ACTIVITY:
All records are to be printed exactly as they appear.

TASK MATERIAL:
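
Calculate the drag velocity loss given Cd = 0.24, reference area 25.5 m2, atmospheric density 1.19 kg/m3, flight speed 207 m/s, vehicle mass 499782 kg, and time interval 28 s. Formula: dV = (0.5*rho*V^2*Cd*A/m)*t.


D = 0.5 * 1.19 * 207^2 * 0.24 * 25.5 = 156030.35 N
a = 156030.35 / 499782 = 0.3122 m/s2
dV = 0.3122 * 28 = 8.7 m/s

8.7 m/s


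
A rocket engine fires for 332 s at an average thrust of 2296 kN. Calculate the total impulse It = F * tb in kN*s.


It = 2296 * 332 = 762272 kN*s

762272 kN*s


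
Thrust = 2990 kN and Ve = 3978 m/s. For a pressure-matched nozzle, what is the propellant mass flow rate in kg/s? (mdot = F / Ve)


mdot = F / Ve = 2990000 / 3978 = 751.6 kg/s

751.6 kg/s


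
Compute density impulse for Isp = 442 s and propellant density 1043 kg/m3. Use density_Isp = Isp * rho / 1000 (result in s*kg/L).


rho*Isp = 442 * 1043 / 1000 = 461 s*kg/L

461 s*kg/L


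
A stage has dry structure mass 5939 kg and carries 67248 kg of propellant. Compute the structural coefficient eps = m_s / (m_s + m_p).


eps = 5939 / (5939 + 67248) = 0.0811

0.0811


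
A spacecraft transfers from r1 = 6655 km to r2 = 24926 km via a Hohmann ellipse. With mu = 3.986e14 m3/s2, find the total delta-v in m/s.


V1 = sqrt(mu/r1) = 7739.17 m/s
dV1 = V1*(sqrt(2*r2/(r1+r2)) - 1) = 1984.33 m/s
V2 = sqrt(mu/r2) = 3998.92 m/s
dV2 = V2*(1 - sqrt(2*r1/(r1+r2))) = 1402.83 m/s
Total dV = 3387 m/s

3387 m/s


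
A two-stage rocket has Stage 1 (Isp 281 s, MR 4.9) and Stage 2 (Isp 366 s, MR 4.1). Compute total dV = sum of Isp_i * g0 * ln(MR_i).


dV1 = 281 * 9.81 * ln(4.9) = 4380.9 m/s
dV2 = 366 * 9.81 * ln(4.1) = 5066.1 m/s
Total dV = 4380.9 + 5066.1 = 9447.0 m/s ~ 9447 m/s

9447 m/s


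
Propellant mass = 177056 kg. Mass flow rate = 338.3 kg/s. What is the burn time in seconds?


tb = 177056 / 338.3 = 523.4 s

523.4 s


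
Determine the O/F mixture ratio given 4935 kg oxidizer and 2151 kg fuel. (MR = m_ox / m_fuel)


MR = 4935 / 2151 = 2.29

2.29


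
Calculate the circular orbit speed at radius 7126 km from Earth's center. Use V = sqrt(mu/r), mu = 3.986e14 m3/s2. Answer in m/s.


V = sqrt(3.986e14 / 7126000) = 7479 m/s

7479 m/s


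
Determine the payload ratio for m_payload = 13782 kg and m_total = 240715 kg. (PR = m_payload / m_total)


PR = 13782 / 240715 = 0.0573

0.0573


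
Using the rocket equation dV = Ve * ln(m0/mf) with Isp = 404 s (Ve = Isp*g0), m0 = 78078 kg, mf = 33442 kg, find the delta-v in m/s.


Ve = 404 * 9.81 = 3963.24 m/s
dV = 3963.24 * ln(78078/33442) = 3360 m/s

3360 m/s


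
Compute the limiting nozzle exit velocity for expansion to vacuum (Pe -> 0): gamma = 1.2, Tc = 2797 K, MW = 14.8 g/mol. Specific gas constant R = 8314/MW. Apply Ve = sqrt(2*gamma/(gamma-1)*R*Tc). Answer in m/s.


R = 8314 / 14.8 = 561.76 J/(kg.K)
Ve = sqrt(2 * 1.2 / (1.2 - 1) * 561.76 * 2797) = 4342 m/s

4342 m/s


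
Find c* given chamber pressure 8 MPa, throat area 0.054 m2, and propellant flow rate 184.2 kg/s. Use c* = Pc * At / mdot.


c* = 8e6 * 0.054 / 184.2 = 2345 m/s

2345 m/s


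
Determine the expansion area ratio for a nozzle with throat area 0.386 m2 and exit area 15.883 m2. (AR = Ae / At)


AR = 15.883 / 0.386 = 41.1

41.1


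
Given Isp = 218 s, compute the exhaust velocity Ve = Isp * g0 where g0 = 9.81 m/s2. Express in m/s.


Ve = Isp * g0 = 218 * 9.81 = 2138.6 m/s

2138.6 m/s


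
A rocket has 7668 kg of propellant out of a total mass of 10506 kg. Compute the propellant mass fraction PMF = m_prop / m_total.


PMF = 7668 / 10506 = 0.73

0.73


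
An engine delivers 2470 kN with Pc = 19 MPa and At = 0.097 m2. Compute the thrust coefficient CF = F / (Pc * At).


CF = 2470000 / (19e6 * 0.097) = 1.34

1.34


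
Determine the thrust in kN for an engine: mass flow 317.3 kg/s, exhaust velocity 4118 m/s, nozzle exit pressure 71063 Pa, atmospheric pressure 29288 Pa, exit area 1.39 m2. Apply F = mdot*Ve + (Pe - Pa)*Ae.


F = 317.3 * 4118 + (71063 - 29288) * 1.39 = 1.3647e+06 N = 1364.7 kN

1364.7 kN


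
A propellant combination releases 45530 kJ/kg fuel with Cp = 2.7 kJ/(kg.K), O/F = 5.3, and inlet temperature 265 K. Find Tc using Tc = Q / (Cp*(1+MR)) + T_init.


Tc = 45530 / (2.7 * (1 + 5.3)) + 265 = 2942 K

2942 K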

RESPONSE BELOW:
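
Calculate the drag velocity loss given Cd = 0.24, reference area 25.5 m2, atmospheric density 1.19 kg/m3, flight speed 207 m/s, vehicle mass 499782 kg, and time interval 28 s. Formula: dV = (0.5*rho*V^2*Cd*A/m)*t.


D = 0.5 * 1.19 * 207^2 * 0.24 * 25.5 = 156030.35 N
a = 156030.35 / 499782 = 0.3122 m/s2
dV = 0.3122 * 28 = 8.7 m/s

8.7 m/s


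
A rocket engine fires for 332 s at an average thrust of 2296 kN. Calculate the total impulse It = F * tb in kN*s.


It = 2296 * 332 = 762272 kN*s

762272 kN*s


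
Thrust = 2990 kN and Ve = 3978 m/s. For a pressure-matched nozzle, what is the propellant mass flow rate in kg/s? (mdot = F / Ve)


mdot = F / Ve = 2990000 / 3978 = 751.6 kg/s

751.6 kg/s


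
Compute density impulse for Isp = 442 s and propellant density 1043 kg/m3. Use density_Isp = Isp * rho / 1000 (result in s*kg/L).


rho*Isp = 442 * 1043 / 1000 = 461 s*kg/L

461 s*kg/L


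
A stage has dry structure mass 5939 kg and carries 67248 kg of propellant. Compute the structural coefficient eps = m_s / (m_s + m_p).


eps = 5939 / (5939 + 67248) = 0.0811

0.0811


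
A spacecraft transfers from r1 = 6655 km to r2 = 24926 km via a Hohmann ellipse. With mu = 3.986e14 m3/s2, find the total delta-v in m/s.


V1 = sqrt(mu/r1) = 7739.17 m/s
dV1 = V1*(sqrt(2*r2/(r1+r2)) - 1) = 1984.33 m/s
V2 = sqrt(mu/r2) = 3998.92 m/s
dV2 = V2*(1 - sqrt(2*r1/(r1+r2))) = 1402.83 m/s
Total dV = 3387 m/s

3387 m/s


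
A two-stage rocket has Stage 1 (Isp 281 s, MR 4.9) and Stage 2 (Isp 366 s, MR 4.1). Compute total dV = sum of Isp_i * g0 * ln(MR_i).


dV1 = 281 * 9.81 * ln(4.9) = 4380.9 m/s
dV2 = 366 * 9.81 * ln(4.1) = 5066.1 m/s
Total dV = 4380.9 + 5066.1 = 9447.0 m/s ~ 9447 m/s

9447 m/s


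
Propellant mass = 177056 kg. Mass flow rate = 338.3 kg/s. What is the burn time in seconds?


tb = 177056 / 338.3 = 523.4 s

523.4 s


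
Determine the O/F mixture ratio given 4935 kg oxidizer and 2151 kg fuel. (MR = m_ox / m_fuel)


MR = 4935 / 2151 = 2.29

2.29


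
Calculate the circular orbit speed at radius 7126 km from Earth's center. Use V = sqrt(mu/r), mu = 3.986e14 m3/s2. Answer in m/s.


V = sqrt(3.986e14 / 7126000) = 7479 m/s

7479 m/s


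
Determine the payload ratio for m_payload = 13782 kg and m_total = 240715 kg. (PR = m_payload / m_total)


PR = 13782 / 240715 = 0.0573

0.0573


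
Using the rocket equation dV = Ve * ln(m0/mf) with Isp = 404 s (Ve = Isp*g0), m0 = 78078 kg, mf = 33442 kg, find the delta-v in m/s.


Ve = 404 * 9.81 = 3963.24 m/s
dV = 3963.24 * ln(78078/33442) = 3360 m/s

3360 m/s


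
Compute the limiting nozzle exit velocity for expansion to vacuum (Pe -> 0): gamma = 1.2, Tc = 2797 K, MW = 14.8 g/mol. Specific gas constant R = 8314/MW. Apply Ve = sqrt(2*gamma/(gamma-1)*R*Tc). Answer in m/s.


R = 8314 / 14.8 = 561.76 J/(kg.K)
Ve = sqrt(2 * 1.2 / (1.2 - 1) * 561.76 * 2797) = 4342 m/s

4342 m/s


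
Find c* given chamber pressure 8 MPa, throat area 0.054 m2, and propellant flow rate 184.2 kg/s. Use c* = Pc * At / mdot.


c* = 8e6 * 0.054 / 184.2 = 2345 m/s

2345 m/s


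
Determine the expansion area ratio for a nozzle with throat area 0.386 m2 and exit area 15.883 m2. (AR = Ae / At)


AR = 15.883 / 0.386 = 41.1

41.1


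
Given Isp = 218 s, compute the exhaust velocity Ve = Isp * g0 where g0 = 9.81 m/s2. Express in m/s.


Ve = Isp * g0 = 218 * 9.81 = 2138.6 m/s

2138.6 m/s


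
A rocket has 7668 kg of propellant out of a total mass of 10506 kg. Compute the propellant mass fraction PMF = m_prop / m_total.


PMF = 7668 / 10506 = 0.73

0.73


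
An engine delivers 2470 kN with Pc = 19 MPa and At = 0.097 m2. Compute the thrust coefficient CF = F / (Pc * At).


CF = 2470000 / (19e6 * 0.097) = 1.34

1.34


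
Determine the thrust in kN for an engine: mass flow 317.3 kg/s, exhaust velocity 4118 m/s, nozzle exit pressure 71063 Pa, atmospheric pressure 29288 Pa, exit area 1.39 m2. Apply F = mdot*Ve + (Pe - Pa)*Ae.


F = 317.3 * 4118 + (71063 - 29288) * 1.39 = 1.3647e+06 N = 1364.7 kN

1364.7 kN


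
A propellant combination releases 45530 kJ/kg fuel with Cp = 2.7 kJ/(kg.K), O/F = 5.3, and inlet temperature 265 K. Find Tc using Tc = Q / (Cp*(1+MR)) + T_init.


Tc = 45530 / (2.7 * (1 + 5.3)) + 265 = 2942 K

2942 K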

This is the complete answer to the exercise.